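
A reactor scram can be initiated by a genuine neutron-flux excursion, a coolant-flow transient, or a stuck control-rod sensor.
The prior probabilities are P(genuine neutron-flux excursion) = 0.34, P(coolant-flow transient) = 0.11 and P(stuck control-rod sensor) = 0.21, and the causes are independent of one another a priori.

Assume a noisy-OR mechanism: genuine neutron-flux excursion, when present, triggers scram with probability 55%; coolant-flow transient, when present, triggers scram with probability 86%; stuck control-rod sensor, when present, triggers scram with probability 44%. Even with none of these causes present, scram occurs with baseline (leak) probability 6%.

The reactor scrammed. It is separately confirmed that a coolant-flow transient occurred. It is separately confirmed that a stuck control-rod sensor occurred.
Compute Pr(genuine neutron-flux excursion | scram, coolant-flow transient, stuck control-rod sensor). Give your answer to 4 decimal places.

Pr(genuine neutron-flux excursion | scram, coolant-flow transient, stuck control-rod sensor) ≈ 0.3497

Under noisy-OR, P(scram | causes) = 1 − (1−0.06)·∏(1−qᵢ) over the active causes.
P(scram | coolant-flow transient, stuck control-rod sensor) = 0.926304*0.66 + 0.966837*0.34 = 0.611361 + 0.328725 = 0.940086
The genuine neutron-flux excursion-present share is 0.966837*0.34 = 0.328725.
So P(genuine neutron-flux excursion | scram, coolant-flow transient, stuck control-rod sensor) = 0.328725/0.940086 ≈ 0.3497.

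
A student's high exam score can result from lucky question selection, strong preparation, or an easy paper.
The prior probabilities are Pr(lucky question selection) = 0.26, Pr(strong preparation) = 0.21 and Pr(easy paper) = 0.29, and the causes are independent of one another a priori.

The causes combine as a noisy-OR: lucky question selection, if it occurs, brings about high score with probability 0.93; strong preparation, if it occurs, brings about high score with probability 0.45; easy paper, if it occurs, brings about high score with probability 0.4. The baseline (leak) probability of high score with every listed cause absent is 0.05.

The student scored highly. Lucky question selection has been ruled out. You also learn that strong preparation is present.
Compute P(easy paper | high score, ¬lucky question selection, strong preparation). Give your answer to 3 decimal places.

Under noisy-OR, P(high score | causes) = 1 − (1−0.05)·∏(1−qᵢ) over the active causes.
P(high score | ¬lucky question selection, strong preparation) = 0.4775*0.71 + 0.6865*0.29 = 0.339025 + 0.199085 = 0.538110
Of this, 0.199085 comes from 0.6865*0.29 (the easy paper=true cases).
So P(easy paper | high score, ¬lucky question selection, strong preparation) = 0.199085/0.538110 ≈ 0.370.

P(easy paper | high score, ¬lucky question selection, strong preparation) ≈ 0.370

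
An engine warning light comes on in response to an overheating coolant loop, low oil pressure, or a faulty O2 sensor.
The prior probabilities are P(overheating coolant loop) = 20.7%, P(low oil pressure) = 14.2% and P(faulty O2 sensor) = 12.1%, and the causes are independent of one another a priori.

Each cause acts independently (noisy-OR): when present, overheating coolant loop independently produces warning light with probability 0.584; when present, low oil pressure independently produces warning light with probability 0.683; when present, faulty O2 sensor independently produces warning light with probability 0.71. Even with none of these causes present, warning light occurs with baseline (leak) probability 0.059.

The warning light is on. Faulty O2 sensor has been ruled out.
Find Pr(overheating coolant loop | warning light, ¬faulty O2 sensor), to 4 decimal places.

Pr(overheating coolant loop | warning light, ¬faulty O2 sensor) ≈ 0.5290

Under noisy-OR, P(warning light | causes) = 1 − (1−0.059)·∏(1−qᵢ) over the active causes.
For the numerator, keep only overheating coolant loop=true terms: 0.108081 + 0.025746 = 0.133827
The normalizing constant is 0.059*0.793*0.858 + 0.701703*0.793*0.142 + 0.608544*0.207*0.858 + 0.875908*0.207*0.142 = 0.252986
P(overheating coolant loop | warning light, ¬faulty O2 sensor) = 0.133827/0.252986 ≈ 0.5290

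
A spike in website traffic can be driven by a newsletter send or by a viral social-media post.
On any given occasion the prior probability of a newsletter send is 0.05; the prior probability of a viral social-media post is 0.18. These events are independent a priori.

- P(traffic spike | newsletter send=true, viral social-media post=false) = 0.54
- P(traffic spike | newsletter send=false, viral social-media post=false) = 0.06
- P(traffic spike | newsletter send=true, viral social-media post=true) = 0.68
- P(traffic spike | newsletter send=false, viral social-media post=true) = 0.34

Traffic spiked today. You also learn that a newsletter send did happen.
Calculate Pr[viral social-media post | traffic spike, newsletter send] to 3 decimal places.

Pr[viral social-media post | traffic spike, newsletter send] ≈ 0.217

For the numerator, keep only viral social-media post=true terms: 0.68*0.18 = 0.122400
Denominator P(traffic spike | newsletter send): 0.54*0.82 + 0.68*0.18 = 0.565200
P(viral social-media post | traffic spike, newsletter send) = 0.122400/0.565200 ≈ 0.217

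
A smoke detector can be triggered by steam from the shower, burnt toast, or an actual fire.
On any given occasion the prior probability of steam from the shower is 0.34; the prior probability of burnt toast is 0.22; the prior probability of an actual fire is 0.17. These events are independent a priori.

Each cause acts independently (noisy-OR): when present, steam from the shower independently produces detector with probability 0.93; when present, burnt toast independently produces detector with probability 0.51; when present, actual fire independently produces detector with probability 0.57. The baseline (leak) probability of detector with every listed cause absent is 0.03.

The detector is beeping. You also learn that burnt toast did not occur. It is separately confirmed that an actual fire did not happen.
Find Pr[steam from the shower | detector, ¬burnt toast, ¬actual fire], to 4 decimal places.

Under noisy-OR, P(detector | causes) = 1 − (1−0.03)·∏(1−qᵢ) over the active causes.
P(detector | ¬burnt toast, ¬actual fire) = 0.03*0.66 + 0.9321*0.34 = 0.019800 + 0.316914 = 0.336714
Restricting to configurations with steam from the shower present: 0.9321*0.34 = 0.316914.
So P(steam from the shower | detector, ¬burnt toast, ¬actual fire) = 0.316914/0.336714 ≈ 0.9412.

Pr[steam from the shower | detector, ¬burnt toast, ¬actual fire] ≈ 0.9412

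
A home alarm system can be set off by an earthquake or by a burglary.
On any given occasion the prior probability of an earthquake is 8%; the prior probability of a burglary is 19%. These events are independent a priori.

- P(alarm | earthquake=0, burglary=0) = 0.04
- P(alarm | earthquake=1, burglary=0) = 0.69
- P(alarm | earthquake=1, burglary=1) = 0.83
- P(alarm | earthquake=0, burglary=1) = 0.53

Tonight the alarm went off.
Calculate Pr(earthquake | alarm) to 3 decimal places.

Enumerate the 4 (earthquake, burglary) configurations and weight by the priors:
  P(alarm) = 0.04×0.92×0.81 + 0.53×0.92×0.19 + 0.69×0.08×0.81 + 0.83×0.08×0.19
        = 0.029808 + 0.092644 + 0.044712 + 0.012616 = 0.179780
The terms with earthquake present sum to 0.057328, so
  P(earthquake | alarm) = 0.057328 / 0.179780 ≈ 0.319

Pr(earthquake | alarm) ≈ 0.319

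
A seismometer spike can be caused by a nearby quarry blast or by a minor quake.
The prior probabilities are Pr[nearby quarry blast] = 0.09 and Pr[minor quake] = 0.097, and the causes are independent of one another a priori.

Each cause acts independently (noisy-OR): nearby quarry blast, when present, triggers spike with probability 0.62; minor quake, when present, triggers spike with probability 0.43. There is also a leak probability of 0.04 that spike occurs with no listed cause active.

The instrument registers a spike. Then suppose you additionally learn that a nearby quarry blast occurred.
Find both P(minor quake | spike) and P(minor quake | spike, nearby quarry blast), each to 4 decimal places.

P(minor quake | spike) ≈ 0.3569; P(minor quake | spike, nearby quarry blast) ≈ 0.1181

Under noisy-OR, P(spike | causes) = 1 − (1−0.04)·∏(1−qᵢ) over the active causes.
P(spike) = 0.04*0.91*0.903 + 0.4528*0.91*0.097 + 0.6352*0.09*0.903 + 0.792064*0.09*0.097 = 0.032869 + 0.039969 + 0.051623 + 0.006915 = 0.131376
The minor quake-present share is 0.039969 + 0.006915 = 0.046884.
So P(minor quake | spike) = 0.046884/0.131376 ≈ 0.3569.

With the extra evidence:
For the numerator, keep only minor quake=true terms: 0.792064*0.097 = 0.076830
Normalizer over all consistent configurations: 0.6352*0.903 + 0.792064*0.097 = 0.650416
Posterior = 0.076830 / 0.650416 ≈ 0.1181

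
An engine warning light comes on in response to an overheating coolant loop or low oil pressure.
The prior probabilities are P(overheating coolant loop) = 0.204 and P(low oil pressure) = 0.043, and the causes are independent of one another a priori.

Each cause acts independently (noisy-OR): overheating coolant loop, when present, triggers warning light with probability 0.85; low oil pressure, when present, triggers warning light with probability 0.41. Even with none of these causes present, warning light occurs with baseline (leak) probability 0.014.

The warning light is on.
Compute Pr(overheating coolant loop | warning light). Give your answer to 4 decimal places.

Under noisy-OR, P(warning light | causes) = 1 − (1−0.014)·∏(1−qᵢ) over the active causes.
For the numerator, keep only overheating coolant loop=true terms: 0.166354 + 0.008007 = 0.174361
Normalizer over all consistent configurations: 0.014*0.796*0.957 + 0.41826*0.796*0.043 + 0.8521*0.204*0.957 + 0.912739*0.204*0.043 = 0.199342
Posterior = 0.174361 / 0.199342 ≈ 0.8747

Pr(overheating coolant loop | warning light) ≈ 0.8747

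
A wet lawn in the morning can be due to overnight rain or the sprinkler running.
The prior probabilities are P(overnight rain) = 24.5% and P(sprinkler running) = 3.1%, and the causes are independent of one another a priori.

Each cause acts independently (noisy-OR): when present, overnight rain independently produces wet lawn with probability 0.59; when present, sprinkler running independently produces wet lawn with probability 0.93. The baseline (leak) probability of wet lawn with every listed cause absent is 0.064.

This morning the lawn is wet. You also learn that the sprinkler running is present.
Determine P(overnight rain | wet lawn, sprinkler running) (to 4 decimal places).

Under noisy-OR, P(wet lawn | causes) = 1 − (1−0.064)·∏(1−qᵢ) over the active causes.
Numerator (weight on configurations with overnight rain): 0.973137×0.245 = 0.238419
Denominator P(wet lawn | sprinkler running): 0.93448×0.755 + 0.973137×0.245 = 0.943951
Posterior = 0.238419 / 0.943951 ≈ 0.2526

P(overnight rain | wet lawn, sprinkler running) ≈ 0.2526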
____
Task details: Look through the entries for the string "occasion". Every line that has it belongs in the answer.

Output of the task:
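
On any given occasion the prior probability of a newsletter send is 0.05; the prior probability of a viral social-media post is 0.18. These events are independent a priori.
On any given occasion the prior probability of steam from the shower is 0.34; the prior probability of burnt toast is 0.22; the prior probability of an actual fire is 0.17. These events are independent a priori.
On any given occasion the prior probability of an earthquake is 8%; the prior probability of a burglary is 19%. These events are independent a priori.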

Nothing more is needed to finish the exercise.